◆ Task to carry out
Set down the listing below again, exactly as written.

%%

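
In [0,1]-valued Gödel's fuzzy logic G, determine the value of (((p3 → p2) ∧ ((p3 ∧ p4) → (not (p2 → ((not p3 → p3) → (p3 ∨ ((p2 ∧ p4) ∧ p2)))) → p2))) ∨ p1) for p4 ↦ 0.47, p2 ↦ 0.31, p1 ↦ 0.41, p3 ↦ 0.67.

(p3 → p2): 0.67 > 0.31, so result = 0.31
(p3 ∧ p4) = min(0.67, 0.47) = 0.47
not p3: Gödel ¬ of 0.67 = 0 (operand ≠ 0)
(not p3 → p3): 0 ≤ 0.67, so result = 1
(p2 ∧ p4) = min(0.31, 0.47) = 0.31
((p2 ∧ p4) ∧ p2) = min(0.31, 0.31) = 0.31
(p3 ∨ ((p2 ∧ p4) ∧ p2)) = max(0.67, 0.31) = 0.67
((not p3 → p3) → (p3 ∨ ((p2 ∧ p4) ∧ p2))): 1 > 0.67, so result = 0.67
(p2 → ((not p3 → p3) → (p3 ∨ ((p2 ∧ p4) ∧ p2)))): 0.31 ≤ 0.67, so result = 1
not (p2 → ((not p3 → p3) → (p3 ∨ ((p2 ∧ p4) ∧ p2)))): Gödel ¬ of 1 = 0 (operand ≠ 0)
(not (p2 → ((not p3 → p3) → (p3 ∨ ((p2 ∧ p4) ∧ p2)))) → p2): 0 ≤ 0.31, so result = 1
((p3 ∧ p4) → (not (p2 → ((not p3 → p3) → (p3 ∨ ((p2 ∧ p4) ∧ p2)))) → p2)): 0.47 ≤ 1, so result = 1
((p3 → p2) ∧ ((p3 ∧ p4) → (not (p2 → ((not p3 → p3) → (p3 ∨ ((p2 ∧ p4) ∧ p2)))) → p2))) = min(0.31, 1) = 0.31
(((p3 → p2) ∧ ((p3 ∧ p4) → (not (p2 → ((not p3 → p3) → (p3 ∨ ((p2 ∧ p4) ∧ p2)))) → p2))) ∨ p1) = max(0.31, 0.41) = 0.41

0.41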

%%

◆ Solution
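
In [0,1]-valued Gödel's fuzzy logic G, determine the value of (((p3 → p2) ∧ ((p3 ∧ p4) → (not (p2 → ((not p3 → p3) → (p3 ∨ ((p2 ∧ p4) ∧ p2)))) → p2))) ∨ p1) for p4 ↦ 0.47, p2 ↦ 0.31, p1 ↦ 0.41, p3 ↦ 0.67.

(p3 → p2): 0.67 > 0.31, so result = 0.31
(p3 ∧ p4) = min(0.67, 0.47) = 0.47
not p3: Gödel ¬ of 0.67 = 0 (operand ≠ 0)
(not p3 → p3): 0 ≤ 0.67, so result = 1
(p2 ∧ p4) = min(0.31, 0.47) = 0.31
((p2 ∧ p4) ∧ p2) = min(0.31, 0.31) = 0.31
(p3 ∨ ((p2 ∧ p4) ∧ p2)) = max(0.67, 0.31) = 0.67
((not p3 → p3) → (p3 ∨ ((p2 ∧ p4) ∧ p2))): 1 > 0.67, so result = 0.67
(p2 → ((not p3 → p3) → (p3 ∨ ((p2 ∧ p4) ∧ p2)))): 0.31 ≤ 0.67, so result = 1
not (p2 → ((not p3 → p3) → (p3 ∨ ((p2 ∧ p4) ∧ p2)))): Gödel ¬ of 1 = 0 (operand ≠ 0)
(not (p2 → ((not p3 → p3) → (p3 ∨ ((p2 ∧ p4) ∧ p2)))) → p2): 0 ≤ 0.31, so result = 1
((p3 ∧ p4) → (not (p2 → ((not p3 → p3) → (p3 ∨ ((p2 ∧ p4) ∧ p2)))) → p2)): 0.47 ≤ 1, so result = 1
((p3 → p2) ∧ ((p3 ∧ p4) → (not (p2 → ((not p3 → p3) → (p3 ∨ ((p2 ∧ p4) ∧ p2)))) → p2))) = min(0.31, 1) = 0.31
(((p3 → p2) ∧ ((p3 ∧ p4) → (not (p2 → ((not p3 → p3) → (p3 ∨ ((p2 ∧ p4) ∧ p2)))) → p2))) ∨ p1) = max(0.31, 0.41) = 0.41

0.41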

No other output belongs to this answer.